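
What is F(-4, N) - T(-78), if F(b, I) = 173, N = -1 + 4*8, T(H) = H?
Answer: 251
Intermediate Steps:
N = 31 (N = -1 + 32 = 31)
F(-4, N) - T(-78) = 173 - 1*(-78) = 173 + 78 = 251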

····················

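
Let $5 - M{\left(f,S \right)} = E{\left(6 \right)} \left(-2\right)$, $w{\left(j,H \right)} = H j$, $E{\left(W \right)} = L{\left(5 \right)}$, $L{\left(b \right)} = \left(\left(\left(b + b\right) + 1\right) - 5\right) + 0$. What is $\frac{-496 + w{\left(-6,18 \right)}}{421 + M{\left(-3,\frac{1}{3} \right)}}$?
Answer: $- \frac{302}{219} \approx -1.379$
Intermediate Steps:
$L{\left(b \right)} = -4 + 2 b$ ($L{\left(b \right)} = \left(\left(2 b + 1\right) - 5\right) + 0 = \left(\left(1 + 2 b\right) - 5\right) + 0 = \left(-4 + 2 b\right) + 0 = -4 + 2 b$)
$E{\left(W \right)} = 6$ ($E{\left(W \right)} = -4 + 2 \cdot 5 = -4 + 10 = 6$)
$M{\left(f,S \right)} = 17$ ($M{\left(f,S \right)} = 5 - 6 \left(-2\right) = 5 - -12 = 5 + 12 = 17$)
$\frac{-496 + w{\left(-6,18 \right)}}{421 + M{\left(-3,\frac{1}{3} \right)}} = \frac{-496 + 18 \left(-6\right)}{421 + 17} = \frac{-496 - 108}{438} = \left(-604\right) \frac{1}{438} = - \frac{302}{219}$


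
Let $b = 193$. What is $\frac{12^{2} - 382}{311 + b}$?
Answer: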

····················

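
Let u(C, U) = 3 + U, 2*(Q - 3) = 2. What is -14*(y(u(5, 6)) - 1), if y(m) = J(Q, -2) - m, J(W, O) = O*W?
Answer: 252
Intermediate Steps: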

····················

TASK DETAILS — Look through the records and gather every line containing "What".

OUTPUT OF THE EXERCISE —
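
What is F(-4, N) - T(-78), if F(b, I) = 173, N = -1 + 4*8, T(H) = H?
Let $5 - M{\left(f,S \right)} = E{\left(6 \right)} \left(-2\right)$, $w{\left(j,H \right)} = H j$, $E{\left(W \right)} = L{\left(5 \right)}$, $L{\left(b \right)} = \left(\left(\left(b + b\right) + 1\right) - 5\right) + 0$. What is $\frac{-496 + w{\left(-6,18 \right)}}{421 + M{\left(-3,\frac{1}{3} \right)}}$?
Let $b = 193$. What is $\frac{12^{2} - 382}{311 + b}$?
Let u(C, U) = 3 + U, 2*(Q - 3) = 2. What is -14*(y(u(5, 6)) - 1), if y(m) = J(Q, -2) - m, J(W, O) = O*W?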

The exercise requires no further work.